Work to be completed: Only the lines from the first line of the material below to the line containing "when C[i-1] ≤ u_j < C[i].", inclusive, should be copied, each exactly as written.

Source data:
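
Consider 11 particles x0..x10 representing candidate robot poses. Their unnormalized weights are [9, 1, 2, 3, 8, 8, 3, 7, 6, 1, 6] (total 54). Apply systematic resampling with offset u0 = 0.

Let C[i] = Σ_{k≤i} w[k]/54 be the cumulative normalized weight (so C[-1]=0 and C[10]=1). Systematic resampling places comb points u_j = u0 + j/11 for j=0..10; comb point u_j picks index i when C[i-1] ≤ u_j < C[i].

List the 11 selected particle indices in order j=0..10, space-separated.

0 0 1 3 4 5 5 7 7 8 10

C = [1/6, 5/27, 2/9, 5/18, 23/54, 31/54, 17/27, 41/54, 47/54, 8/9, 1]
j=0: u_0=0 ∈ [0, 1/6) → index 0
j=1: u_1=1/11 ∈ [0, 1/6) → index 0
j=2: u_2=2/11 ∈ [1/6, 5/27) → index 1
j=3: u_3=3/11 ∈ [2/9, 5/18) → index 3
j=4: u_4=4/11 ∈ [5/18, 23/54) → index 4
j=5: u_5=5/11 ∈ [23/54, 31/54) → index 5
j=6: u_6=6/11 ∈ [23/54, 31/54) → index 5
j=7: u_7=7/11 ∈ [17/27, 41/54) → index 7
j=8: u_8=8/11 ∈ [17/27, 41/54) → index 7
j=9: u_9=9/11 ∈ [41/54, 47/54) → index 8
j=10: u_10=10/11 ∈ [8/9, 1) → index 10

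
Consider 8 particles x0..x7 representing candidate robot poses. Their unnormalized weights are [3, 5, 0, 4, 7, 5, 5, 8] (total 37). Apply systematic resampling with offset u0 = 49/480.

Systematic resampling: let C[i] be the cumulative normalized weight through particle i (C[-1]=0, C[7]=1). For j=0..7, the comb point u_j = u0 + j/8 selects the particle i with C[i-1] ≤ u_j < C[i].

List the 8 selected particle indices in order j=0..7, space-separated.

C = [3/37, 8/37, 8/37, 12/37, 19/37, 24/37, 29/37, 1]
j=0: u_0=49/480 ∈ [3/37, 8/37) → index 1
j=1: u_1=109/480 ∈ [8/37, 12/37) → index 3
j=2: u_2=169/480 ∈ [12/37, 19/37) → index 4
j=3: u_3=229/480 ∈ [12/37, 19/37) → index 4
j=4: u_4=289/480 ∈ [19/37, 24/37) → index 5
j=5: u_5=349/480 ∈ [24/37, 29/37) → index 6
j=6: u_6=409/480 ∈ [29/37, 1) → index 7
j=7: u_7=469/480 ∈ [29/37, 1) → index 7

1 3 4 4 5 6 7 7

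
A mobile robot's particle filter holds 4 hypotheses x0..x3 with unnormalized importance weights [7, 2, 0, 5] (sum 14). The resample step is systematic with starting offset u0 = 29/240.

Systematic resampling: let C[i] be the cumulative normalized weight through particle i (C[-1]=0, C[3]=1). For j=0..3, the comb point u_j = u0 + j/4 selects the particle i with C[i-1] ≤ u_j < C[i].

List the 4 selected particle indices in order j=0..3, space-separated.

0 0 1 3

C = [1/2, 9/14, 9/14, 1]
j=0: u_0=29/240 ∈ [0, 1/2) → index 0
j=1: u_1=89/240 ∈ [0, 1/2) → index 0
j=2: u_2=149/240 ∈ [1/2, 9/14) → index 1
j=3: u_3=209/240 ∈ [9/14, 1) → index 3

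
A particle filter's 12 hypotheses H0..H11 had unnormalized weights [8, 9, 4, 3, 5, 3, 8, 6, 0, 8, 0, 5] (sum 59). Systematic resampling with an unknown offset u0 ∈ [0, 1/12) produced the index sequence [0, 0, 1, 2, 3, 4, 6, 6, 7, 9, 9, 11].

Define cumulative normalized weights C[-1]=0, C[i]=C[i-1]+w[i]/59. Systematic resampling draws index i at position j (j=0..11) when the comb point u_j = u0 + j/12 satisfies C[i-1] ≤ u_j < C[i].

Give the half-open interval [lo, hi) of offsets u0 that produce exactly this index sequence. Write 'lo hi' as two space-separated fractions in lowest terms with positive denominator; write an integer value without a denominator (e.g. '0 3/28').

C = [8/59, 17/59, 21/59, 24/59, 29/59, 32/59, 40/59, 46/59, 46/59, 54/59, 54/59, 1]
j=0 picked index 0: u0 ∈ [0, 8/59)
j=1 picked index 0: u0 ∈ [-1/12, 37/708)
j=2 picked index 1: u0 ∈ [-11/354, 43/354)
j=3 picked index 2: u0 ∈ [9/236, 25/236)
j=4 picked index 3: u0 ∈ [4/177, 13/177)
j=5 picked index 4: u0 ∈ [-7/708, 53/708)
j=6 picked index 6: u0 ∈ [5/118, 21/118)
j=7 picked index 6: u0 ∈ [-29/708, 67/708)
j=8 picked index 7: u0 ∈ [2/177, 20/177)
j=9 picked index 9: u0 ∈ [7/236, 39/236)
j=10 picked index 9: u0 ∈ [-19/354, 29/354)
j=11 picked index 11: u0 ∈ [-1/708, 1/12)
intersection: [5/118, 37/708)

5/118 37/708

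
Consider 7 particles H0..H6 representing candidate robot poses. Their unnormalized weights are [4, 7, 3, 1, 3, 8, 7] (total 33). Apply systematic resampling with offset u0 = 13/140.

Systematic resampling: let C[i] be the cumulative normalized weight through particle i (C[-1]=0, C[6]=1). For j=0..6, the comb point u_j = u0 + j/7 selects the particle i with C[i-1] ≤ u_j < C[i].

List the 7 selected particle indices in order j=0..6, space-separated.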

Reply to the task:
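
Consider 11 particles x0..x10 representing candidate robot poses. Their unnormalized weights are [9, 1, 2, 3, 8, 8, 3, 7, 6, 1, 6] (total 54). Apply systematic resampling with offset u0 = 0.

Let C[i] = Σ_{k≤i} w[k]/54 be the cumulative normalized weight (so C[-1]=0 and C[10]=1). Systematic resampling places comb points u_j = u0 + j/11 for j=0..10; comb point u_j picks index i when C[i-1] ≤ u_j < C[i].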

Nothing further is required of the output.